* [Exercise prompt] From the first line to the last, reproduce the material exactly.

+++

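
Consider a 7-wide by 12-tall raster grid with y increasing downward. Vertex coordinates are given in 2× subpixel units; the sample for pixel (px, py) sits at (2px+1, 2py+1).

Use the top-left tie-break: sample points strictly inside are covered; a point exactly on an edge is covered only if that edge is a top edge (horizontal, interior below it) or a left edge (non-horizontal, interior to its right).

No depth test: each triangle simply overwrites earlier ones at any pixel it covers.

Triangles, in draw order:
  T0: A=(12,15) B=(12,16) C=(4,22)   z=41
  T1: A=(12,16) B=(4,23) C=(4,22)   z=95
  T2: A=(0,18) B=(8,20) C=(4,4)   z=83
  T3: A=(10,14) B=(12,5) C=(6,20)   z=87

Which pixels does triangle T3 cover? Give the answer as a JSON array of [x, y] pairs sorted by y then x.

T0:
  2·area = 8
  edge (12, 15)→(12, 16): d=(0,1) right/bottom  bias=-1
  edge (12, 16)→(4, 22): d=(-8,6) right/bottom  bias=-1
  edge (4, 22)→(12, 15): d=(8,-7) top-left  bias=+0
  covered (0 px):
    . . . . . . .
    . . . . . . .
    . . . . . . .
    . . . . . . .
    . . . . . . .
    . . . . . . .
    . . . . . . .
    . . . . . . .
    . . . . . . .
    . . . . . . .
    . . . . . . .
    . . . . . . .
T1:
  2·area = 8
  edge (12, 16)→(4, 23): d=(-8,7) right/bottom  bias=-1
  edge (4, 23)→(4, 22): d=(0,-1) top-left  bias=+0
  edge (4, 22)→(12, 16): d=(8,-6) top-left  bias=+0
  covered (0 px):
    . . . . . . .
    . . . . . . .
    . . . . . . .
    . . . . . . .
    . . . . . . .
    . . . . . . .
    . . . . . . .
    . . . . . . .
    . . . . . . .
    . . . . . . .
    . . . . . . .
    . . . . . . .
T2:
  2·area = 120  (B↔C swapped to make it positive)
  edge (0, 18)→(4, 4): d=(4,-14) top-left  bias=+0
  edge (4, 4)→(8, 20): d=(4,16) right/bottom  bias=-1
  edge (8, 20)→(0, 18): d=(-8,-2) top-left  bias=+0
    (1,4)@(3, 9): e=[6,36,78] → X
    (2,4)@(5, 9): e=[34,4,82] → X
    (3,4)@(7, 9): e=[62,-28,86] → .
    (1,5)@(3, 11): e=[14,44,62] → X
    (3,5)@(7, 11): e=[70,-20,70] → .
    (1,6)@(3, 13): e=[22,52,46] → X
    (3,6)@(7, 13): e=[78,-12,54] → .
    (0,7)@(1, 15): e=[2,92,26] → X
    (3,7)@(7, 15): e=[86,-4,38] → .
    (0,8)@(1, 17): e=[10,100,10] → X
    (3,8)@(7, 17): e=[94,4,22] → X
    (4,8)@(9, 17): e=[122,-28,26] → .
  covered (15 px):
    . . . . . . .
    . . . . . . .
    . . . . . . .
    . . . . . . .
    . X X . . . .
    . X X . . . .
    . X X . . . .
    X X X . . . .
    X X X X . . .
    . . X X . . .
    . . . . . . .
    . . . . . . .
T3:
  2·area = 24  (B↔C swapped to make it positive)
  edge (10, 14)→(6, 20): d=(-4,6) right/bottom  bias=-1
  edge (6, 20)→(12, 5): d=(6,-15) top-left  bias=+0
  edge (12, 5)→(10, 14): d=(-2,9) right/bottom  bias=-1
    (5,4)@(11, 9): e=[14,9,1] → X
    (6,4)@(13, 9): e=[2,39,-17] → .
    (5,5)@(11, 11): e=[6,21,-3] → .
    (4,6)@(9, 13): e=[10,3,11] → X
    (5,6)@(11, 13): e=[-2,33,-7] → .
    (4,7)@(9, 15): e=[2,15,7] → X
    (5,7)@(11, 15): e=[-10,45,-11] → .
    (4,8)@(9, 17): e=[-6,27,3] → .
  covered (3 px):
    . . . . . . .
    . . . . . . .
    . . . . . . .
    . . . . . . .
    . . . . . X .
    . . . . . . .
    . . . . X . .
    . . . . X . .
    . . . . . . .
    . . . . . . .
    . . . . . . .
    . . . . . . .

Result: [[5,4],[4,6],[4,7]]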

+++

* [Task response]
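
Consider a 7-wide by 12-tall raster grid with y increasing downward. Vertex coordinates are given in 2× subpixel units; the sample for pixel (px, py) sits at (2px+1, 2py+1).

Use the top-left tie-break: sample points strictly inside are covered; a point exactly on an edge is covered only if that edge is a top edge (horizontal, interior below it) or a left edge (non-horizontal, interior to its right).

No depth test: each triangle simply overwrites earlier ones at any pixel it covers.

Triangles, in draw order:
  T0: A=(12,15) B=(12,16) C=(4,22)   z=41
  T1: A=(12,16) B=(4,23) C=(4,22)   z=95
  T2: A=(0,18) B=(8,20) C=(4,4)   z=83
  T3: A=(10,14) B=(12,5) C=(6,20)   z=87

Which pixels does triangle T3 cover? Give the answer as a JSON array of [x, y] pairs sorted by y then x.

T0:
  2·area = 8
  edge (12, 15)→(12, 16): d=(0,1) right/bottom  bias=-1
  edge (12, 16)→(4, 22): d=(-8,6) right/bottom  bias=-1
  edge (4, 22)→(12, 15): d=(8,-7) top-left  bias=+0
  covered (0 px):
    . . . . . . .
    . . . . . . .
    . . . . . . .
    . . . . . . .
    . . . . . . .
    . . . . . . .
    . . . . . . .
    . . . . . . .
    . . . . . . .
    . . . . . . .
    . . . . . . .
    . . . . . . .
T1:
  2·area = 8
  edge (12, 16)→(4, 23): d=(-8,7) right/bottom  bias=-1
  edge (4, 23)→(4, 22): d=(0,-1) top-left  bias=+0
  edge (4, 22)→(12, 16): d=(8,-6) top-left  bias=+0
  covered (0 px):
    . . . . . . .
    . . . . . . .
    . . . . . . .
    . . . . . . .
    . . . . . . .
    . . . . . . .
    . . . . . . .
    . . . . . . .
    . . . . . . .
    . . . . . . .
    . . . . . . .
    . . . . . . .
T2:
  2·area = 120  (B↔C swapped to make it positive)
  edge (0, 18)→(4, 4): d=(4,-14) top-left  bias=+0
  edge (4, 4)→(8, 20): d=(4,16) right/bottom  bias=-1
  edge (8, 20)→(0, 18): d=(-8,-2) top-left  bias=+0
    (1,4)@(3, 9): e=[6,36,78] → X
    (2,4)@(5, 9): e=[34,4,82] → X
    (3,4)@(7, 9): e=[62,-28,86] → .
    (1,5)@(3, 11): e=[14,44,62] → X
    (3,5)@(7, 11): e=[70,-20,70] → .
    (1,6)@(3, 13): e=[22,52,46] → X
    (3,6)@(7, 13): e=[78,-12,54] → .
    (0,7)@(1, 15): e=[2,92,26] → X
    (3,7)@(7, 15): e=[86,-4,38] → .
    (0,8)@(1, 17): e=[10,100,10] → X
    (3,8)@(7, 17): e=[94,4,22] → X
    (4,8)@(9, 17): e=[122,-28,26] → .
  covered (15 px):
    . . . . . . .
    . . . . . . .
    . . . . . . .
    . . . . . . .
    . X X . . . .
    . X X . . . .
    . X X . . . .
    X X X . . . .
    X X X X . . .
    . . X X . . .
    . . . . . . .
    . . . . . . .
T3:
  2·area = 24  (B↔C swapped to make it positive)
  edge (10, 14)→(6, 20): d=(-4,6) right/bottom  bias=-1
  edge (6, 20)→(12, 5): d=(6,-15) top-left  bias=+0
  edge (12, 5)→(10, 14): d=(-2,9) right/bottom  bias=-1
    (5,4)@(11, 9): e=[14,9,1] → X
    (6,4)@(13, 9): e=[2,39,-17] → .
    (5,5)@(11, 11): e=[6,21,-3] → .
    (4,6)@(9, 13): e=[10,3,11] → X
    (5,6)@(11, 13): e=[-2,33,-7] → .
    (4,7)@(9, 15): e=[2,15,7] → X
    (5,7)@(11, 15): e=[-10,45,-11] → .
    (4,8)@(9, 17): e=[-6,27,3] → .
  covered (3 px):
    . . . . . . .
    . . . . . . .
    . . . . . . .
    . . . . . . .
    . . . . . X .
    . . . . . . .
    . . . . X . .
    . . . . X . .
    . . . . . . .
    . . . . . . .
    . . . . . . .
    . . . . . . .

Result: [[5,4],[4,6],[4,7]]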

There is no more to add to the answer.